Problem details. Whenever the word "first" shows up in a line of the data, copy that line.

Entries provided.
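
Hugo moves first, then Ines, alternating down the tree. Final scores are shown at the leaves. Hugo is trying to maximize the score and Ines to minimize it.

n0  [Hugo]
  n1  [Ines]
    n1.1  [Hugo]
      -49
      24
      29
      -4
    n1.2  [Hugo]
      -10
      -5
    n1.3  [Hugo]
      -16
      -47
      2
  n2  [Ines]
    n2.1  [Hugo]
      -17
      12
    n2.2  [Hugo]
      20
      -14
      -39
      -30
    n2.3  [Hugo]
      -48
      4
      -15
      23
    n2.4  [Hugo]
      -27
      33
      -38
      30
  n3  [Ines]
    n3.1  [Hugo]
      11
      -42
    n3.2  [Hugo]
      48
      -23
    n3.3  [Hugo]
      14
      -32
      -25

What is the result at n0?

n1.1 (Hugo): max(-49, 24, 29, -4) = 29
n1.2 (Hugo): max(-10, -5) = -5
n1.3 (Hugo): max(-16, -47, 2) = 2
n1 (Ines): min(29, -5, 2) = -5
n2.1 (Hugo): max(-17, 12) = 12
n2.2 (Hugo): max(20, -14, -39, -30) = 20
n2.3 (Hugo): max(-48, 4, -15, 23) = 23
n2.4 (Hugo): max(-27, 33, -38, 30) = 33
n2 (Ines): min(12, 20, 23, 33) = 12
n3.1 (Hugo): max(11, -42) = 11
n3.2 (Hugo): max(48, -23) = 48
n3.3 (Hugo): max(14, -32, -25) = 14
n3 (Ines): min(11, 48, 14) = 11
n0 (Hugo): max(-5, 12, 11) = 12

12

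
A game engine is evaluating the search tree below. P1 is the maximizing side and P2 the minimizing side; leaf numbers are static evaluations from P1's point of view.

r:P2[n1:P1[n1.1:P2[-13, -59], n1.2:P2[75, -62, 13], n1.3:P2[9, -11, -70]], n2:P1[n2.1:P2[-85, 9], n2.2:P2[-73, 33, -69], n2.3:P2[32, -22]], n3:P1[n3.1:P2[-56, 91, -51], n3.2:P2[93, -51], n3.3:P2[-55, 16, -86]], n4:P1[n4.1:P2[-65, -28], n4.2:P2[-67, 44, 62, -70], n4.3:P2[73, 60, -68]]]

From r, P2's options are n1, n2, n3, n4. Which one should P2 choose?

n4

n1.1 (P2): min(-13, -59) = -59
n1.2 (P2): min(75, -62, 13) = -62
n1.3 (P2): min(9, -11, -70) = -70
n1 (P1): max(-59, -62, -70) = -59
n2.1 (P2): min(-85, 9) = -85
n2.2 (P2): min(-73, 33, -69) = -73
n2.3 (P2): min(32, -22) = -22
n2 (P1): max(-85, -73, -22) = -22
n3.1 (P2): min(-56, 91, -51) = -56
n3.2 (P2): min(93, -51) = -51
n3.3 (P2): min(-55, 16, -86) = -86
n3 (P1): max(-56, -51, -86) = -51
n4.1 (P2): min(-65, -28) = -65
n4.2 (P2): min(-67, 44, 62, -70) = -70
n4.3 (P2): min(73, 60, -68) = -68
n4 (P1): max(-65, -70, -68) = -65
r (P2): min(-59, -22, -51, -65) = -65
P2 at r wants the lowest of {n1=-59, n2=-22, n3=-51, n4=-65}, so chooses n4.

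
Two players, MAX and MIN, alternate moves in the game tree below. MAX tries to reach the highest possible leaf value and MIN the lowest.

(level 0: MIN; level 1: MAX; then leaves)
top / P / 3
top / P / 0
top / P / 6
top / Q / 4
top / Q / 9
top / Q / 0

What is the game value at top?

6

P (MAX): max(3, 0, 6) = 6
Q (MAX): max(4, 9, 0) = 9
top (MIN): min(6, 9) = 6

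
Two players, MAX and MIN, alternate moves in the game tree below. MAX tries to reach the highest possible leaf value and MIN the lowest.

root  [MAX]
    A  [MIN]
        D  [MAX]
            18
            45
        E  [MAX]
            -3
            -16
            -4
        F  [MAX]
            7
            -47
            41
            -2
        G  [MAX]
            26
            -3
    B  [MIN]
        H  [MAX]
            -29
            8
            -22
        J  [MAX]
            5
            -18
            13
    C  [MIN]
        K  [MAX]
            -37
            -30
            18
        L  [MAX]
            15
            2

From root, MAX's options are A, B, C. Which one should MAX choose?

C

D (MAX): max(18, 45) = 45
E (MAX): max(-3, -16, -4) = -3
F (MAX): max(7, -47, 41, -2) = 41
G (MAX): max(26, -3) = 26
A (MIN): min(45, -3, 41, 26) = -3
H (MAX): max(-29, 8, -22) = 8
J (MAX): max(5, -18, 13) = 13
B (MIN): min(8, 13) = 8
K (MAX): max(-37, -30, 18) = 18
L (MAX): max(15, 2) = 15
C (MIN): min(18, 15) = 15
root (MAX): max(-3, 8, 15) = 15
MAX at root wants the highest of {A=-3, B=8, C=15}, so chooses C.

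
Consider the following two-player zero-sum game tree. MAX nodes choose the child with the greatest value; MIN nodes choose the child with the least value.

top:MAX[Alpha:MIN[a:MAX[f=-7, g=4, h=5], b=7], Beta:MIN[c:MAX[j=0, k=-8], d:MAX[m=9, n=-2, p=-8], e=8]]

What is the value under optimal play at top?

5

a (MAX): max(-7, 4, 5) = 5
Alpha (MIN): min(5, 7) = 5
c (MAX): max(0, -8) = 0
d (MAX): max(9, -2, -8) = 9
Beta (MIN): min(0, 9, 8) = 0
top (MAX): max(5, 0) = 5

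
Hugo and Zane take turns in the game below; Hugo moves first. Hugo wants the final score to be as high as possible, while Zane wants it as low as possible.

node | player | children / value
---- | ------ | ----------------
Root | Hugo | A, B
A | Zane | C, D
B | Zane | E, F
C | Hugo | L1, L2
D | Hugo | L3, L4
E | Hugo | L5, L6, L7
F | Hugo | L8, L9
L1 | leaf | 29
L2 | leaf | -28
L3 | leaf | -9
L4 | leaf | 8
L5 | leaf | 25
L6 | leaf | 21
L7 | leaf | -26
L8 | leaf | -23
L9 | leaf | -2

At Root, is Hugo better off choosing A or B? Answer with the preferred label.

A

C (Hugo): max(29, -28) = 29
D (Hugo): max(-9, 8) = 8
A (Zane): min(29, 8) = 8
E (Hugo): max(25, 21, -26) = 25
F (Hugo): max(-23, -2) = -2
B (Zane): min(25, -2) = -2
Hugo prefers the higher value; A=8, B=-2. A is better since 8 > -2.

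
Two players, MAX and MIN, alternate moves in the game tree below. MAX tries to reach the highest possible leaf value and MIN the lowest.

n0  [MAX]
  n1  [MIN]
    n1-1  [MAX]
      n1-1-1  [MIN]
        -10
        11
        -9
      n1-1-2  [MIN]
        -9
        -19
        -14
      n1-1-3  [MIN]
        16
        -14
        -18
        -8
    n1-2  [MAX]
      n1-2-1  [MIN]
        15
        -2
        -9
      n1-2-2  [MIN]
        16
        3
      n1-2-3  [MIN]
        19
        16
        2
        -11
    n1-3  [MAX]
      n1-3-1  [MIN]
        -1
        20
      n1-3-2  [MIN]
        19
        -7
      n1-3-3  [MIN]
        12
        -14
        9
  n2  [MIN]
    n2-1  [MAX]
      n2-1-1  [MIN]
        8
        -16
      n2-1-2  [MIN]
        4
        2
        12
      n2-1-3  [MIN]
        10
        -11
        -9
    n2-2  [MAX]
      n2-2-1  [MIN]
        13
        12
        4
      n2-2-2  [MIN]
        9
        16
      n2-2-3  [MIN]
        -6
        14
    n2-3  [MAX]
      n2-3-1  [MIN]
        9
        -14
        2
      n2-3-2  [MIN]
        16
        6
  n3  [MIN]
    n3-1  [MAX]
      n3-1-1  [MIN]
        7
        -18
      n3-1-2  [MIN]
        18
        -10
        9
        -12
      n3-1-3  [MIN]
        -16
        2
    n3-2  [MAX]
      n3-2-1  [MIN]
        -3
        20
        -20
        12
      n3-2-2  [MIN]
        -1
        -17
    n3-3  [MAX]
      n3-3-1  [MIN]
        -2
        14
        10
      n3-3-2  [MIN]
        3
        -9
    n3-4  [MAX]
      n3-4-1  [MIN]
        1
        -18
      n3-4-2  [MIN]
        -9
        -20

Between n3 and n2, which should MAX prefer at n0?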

Response area.
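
Hugo moves first, then Ines, alternating down the tree. Final scores are shown at the leaves. Hugo is trying to maximize the score and Ines to minimize it.
Hugo and Zane take turns in the game below; Hugo moves first. Hugo wants the final score to be as high as possible, while Zane wants it as low as possible.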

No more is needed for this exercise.